● **LISTED RECORDS**
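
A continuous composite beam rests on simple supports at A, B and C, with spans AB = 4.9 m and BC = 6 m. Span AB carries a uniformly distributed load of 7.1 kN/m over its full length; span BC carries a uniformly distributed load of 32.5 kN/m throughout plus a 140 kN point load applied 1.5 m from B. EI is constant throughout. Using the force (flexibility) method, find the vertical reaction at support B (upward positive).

R_B = 281.4 kN

Take M_B as the redundant. Released structure: two simple spans AB and BC with a hinge at B.
Discontinuity in slope at B on the released structure — sum the simple-span end rotations:
  span AB: UDL 7.1: wL³/(24EI) = 34.8/EI
  span BC: UDL 32.5: wL³/(24EI) = 292.5/EI
  span BC: point load 140 at a = 1.5: Pab(L + b)/(6LEI) = 275.6/EI
  relative rotation θ_0 = (34.8 + 568.1)/EI = 602.9/EI
A unit hogging moment at B produces rotation L₁/(3EI) + L₂/(3EI) = 3.633/EI.
Compatibility: M_B·(L₁+L₂)/(3EI) = θ_0, giving M_B = 165.9 kN·m (hogging).
Span AB, ΣM about A with M_B applied at B: R_B^{AB}·4.9 = 85.24 + 165.9, so R_B^{AB} = 51.26 kN and R_A = 34.79 − 51.26 = -16.47 kN.
Span BC, ΣM about C: R_B^{BC}·6 = 1215 + 165.9, so R_B^{BC} = 230.2 kN and R_C = 335 − 230.2 = 104.8 kN.
R_B = 51.26 + 230.2 = 281.4 kN.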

● **WORK TO BE COMPLETED**
Give all of the entries again, word for word.

● **SOLUTION FOR THIS TASK**
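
A continuous composite beam rests on simple supports at A, B and C, with spans AB = 4.9 m and BC = 6 m. Span AB carries a uniformly distributed load of 7.1 kN/m over its full length; span BC carries a uniformly distributed load of 32.5 kN/m throughout plus a 140 kN point load applied 1.5 m from B. EI is constant throughout. Using the force (flexibility) method, find the vertical reaction at support B (upward positive).

R_B = 281.4 kN

Take M_B as the redundant. Released structure: two simple spans AB and BC with a hinge at B.
Discontinuity in slope at B on the released structure — sum the simple-span end rotations:
  span AB: UDL 7.1: wL³/(24EI) = 34.8/EI
  span BC: UDL 32.5: wL³/(24EI) = 292.5/EI
  span BC: point load 140 at a = 1.5: Pab(L + b)/(6LEI) = 275.6/EI
  relative rotation θ_0 = (34.8 + 568.1)/EI = 602.9/EI
A unit hogging moment at B produces rotation L₁/(3EI) + L₂/(3EI) = 3.633/EI.
Compatibility: M_B·(L₁+L₂)/(3EI) = θ_0, giving M_B = 165.9 kN·m (hogging).
Span AB, ΣM about A with M_B applied at B: R_B^{AB}·4.9 = 85.24 + 165.9, so R_B^{AB} = 51.26 kN and R_A = 34.79 − 51.26 = -16.47 kN.
Span BC, ΣM about C: R_B^{BC}·6 = 1215 + 165.9, so R_B^{BC} = 230.2 kN and R_C = 335 − 230.2 = 104.8 kN.
R_B = 51.26 + 230.2 = 281.4 kN.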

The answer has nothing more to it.